═══ RECORDS FOR THIS EXERCISE ═══

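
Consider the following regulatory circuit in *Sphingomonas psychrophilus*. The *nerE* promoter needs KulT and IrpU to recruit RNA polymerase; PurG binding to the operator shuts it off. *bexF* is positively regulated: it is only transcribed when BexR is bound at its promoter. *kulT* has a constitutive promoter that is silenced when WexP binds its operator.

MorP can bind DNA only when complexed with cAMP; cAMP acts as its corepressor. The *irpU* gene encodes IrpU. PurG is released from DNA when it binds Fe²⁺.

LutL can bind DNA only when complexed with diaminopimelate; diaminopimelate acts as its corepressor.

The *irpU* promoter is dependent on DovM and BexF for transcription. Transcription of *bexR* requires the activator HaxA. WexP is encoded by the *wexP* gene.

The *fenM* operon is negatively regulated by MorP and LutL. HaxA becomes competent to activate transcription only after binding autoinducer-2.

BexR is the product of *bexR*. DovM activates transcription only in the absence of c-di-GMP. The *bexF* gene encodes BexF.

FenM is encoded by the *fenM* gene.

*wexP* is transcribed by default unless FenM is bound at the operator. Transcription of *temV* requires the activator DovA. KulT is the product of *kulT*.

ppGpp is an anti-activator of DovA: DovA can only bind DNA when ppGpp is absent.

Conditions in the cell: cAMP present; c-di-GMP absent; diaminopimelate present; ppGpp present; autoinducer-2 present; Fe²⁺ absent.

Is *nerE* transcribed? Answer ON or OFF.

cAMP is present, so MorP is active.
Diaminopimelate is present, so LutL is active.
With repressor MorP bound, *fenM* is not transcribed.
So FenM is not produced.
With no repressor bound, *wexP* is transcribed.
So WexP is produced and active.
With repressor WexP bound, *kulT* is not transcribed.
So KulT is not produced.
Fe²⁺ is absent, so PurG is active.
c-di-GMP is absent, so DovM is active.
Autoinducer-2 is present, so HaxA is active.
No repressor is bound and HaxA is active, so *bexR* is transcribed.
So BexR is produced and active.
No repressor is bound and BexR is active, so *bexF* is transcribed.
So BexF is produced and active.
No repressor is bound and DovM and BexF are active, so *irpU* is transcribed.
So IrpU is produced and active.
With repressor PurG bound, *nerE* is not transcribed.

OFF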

═══

## YOUR GOAL
One number should be returned: how many lines in the records contain the word "only".

## TASK RESPONSE
6